▸ The data:
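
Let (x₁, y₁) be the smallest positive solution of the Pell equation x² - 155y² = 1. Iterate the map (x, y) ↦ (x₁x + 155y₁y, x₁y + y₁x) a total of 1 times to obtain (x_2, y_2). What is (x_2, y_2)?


Step 1: Find the fundamental solution (x₁, y₁) of x² - 155y² = 1.
  Expand √155 as a continued fraction. a₀ = ⌊√155⌋ = 12; iterate m_{k+1} = d_k·a_k − m_k, d_{k+1} = (155 − m_{k+1}²)/d_k, a_{k+1} = ⌊(a₀ + m_{k+1})/d_{k+1}⌋ (starting m₀ = 0, d₀ = 1), with convergents p_k = a_k·p_{k-1} + p_{k-2}, q_k = a_k·q_{k-1} + q_{k-2} (p₋₁ = 1, q₋₁ = 0):
  k = 0: a₀ = 12; p₀/q₀ = 12/1; p₀² − 155·q₀² = 144 − 155 = -11.
  k = 1: m = 12, d = 11, a = ⌊(12 + 12)/11⌋ = 2; p/q = (2·12 + 1)/(2·1 + 0) = 25/2; p² − 155·q² = 625 − 620 = 5.
  k = 2: m = 10, d = 5, a = ⌊(12 + 10)/5⌋ = 4; p/q = (4·25 + 12)/(4·2 + 1) = 112/9; p² − 155·q² = 12544 − 12555 = -11.
  k = 3: m = 10, d = 11, a = ⌊(12 + 10)/11⌋ = 2; p/q = (2·112 + 25)/(2·9 + 2) = 249/20; p² − 155·q² = 62001 − 62000 = 1.
  The first convergent with p² − 155·q² = 1 gives the fundamental solution (x₁, y₁) = (249, 20).
Step 2: Apply the recurrence (x_{n+1}, y_{n+1}) = (x₁x_n + 155y₁y_n, x₁y_n + y₁x_n) repeatedly.
  From (x_1, y_1) = (249, 20): x_2 = 249·249 + 155·20·20 = 124001; y_2 = 249·20 + 20·249 = 9960.
Step 3: Verify x_2² - 155·y_2² = 15376248001 - 15376248000 = 1 (should be 1). ✓

(x_1, y_1) = (249, 20); (x_2, y_2) = (124001, 9960).


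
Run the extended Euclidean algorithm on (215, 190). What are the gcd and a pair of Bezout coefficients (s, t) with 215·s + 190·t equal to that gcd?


Euclidean algorithm on (215, 190) — divide until remainder is 0:
  215 = 1 · 190 + 25
  190 = 7 · 25 + 15
  25 = 1 · 15 + 10
  15 = 1 · 10 + 5
  10 = 2 · 5 + 0
gcd(215, 190) = 5.
Track Bezout coefficients alongside the remainders: start with r₀ = 215 = a·1 + b·0 (s = 1, t = 0) and r₁ = 190 = a·0 + b·1 (s = 0, t = 1); each new remainder r_{k+1} = r_{k-1} − q_k·r_k inherits s_{k+1} = s_{k-1} − q_k·s_k, t_{k+1} = t_{k-1} − q_k·t_k, so r_k = a·s_k + b·t_k at every step:
  q = 1: r = 25, s = 1 − 1·0 = 1, t = 0 − 1·1 = -1  (check: 215·1 + 190·(-1) = 25)
  q = 7: r = 15, s = 0 − 7·1 = -7, t = 1 − 7·(-1) = 8  (check: 215·(-7) + 190·8 = 15)
  q = 1: r = 10, s = 1 − 1·(-7) = 8, t = -1 − 1·8 = -9  (check: 215·8 + 190·(-9) = 10)
  q = 1: r = 5, s = -7 − 1·8 = -15, t = 8 − 1·(-9) = 17  (check: 215·(-15) + 190·17 = 5)
The row with r = 5 (the gcd) gives the Bezout coefficients s = -15, t = 17.
Result: 215 · (-15) + 190 · (17) = 5.

gcd(215, 190) = 5; s = -15, t = 17 (check: 215·(-15) + 190·17 = 5).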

▸ Task directions:
Write out exactly the lines from the line with "Run the extended" to the close of the listing above, including both of those lines.

▸ Response to the exercise:
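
Run the extended Euclidean algorithm on (215, 190). What are the gcd and a pair of Bezout coefficients (s, t) with 215·s + 190·t equal to that gcd?


Euclidean algorithm on (215, 190) — divide until remainder is 0:
  215 = 1 · 190 + 25
  190 = 7 · 25 + 15
  25 = 1 · 15 + 10
  15 = 1 · 10 + 5
  10 = 2 · 5 + 0
gcd(215, 190) = 5.
Track Bezout coefficients alongside the remainders: start with r₀ = 215 = a·1 + b·0 (s = 1, t = 0) and r₁ = 190 = a·0 + b·1 (s = 0, t = 1); each new remainder r_{k+1} = r_{k-1} − q_k·r_k inherits s_{k+1} = s_{k-1} − q_k·s_k, t_{k+1} = t_{k-1} − q_k·t_k, so r_k = a·s_k + b·t_k at every step:
  q = 1: r = 25, s = 1 − 1·0 = 1, t = 0 − 1·1 = -1  (check: 215·1 + 190·(-1) = 25)
  q = 7: r = 15, s = 0 − 7·1 = -7, t = 1 − 7·(-1) = 8  (check: 215·(-7) + 190·8 = 15)
  q = 1: r = 10, s = 1 − 1·(-7) = 8, t = -1 − 1·8 = -9  (check: 215·8 + 190·(-9) = 10)
  q = 1: r = 5, s = -7 − 1·8 = -15, t = 8 − 1·(-9) = 17  (check: 215·(-15) + 190·17 = 5)
The row with r = 5 (the gcd) gives the Bezout coefficients s = -15, t = 17.
Result: 215 · (-15) + 190 · (17) = 5.

gcd(215, 190) = 5; s = -15, t = 17 (check: 215·(-15) + 190·17 = 5).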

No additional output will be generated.